(Stored data)
....
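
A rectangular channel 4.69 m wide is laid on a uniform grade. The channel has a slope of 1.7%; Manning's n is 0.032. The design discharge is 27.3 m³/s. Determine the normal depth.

y_n = 1.51 m

Manning's equation rearranged: A R^(2/3) = nQ / (1·√S) = 0.032 × 27.3 / (√0.017) = 6.7.
Trying y = 1.17 m: A R^(2/3) = 4.652 — too small.
Trying y = 1.72 m: A R^(2/3) = 8.025 — too large.
Trying y = 1.51 m: A R^(2/3) = 6.692 — matches.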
....
§ What you are asked to do:
Line by line, reproduce the records above exactly.

§ Task solution:
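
A rectangular channel 4.69 m wide is laid on a uniform grade. The channel has a slope of 1.7%; Manning's n is 0.032. The design discharge is 27.3 m³/s. Determine the normal depth.

y_n = 1.51 m

Manning's equation rearranged: A R^(2/3) = nQ / (1·√S) = 0.032 × 27.3 / (√0.017) = 6.7.
Trying y = 1.17 m: A R^(2/3) = 4.652 — too small.
Trying y = 1.72 m: A R^(2/3) = 8.025 — too large.
Trying y = 1.51 m: A R^(2/3) = 6.692 — matches.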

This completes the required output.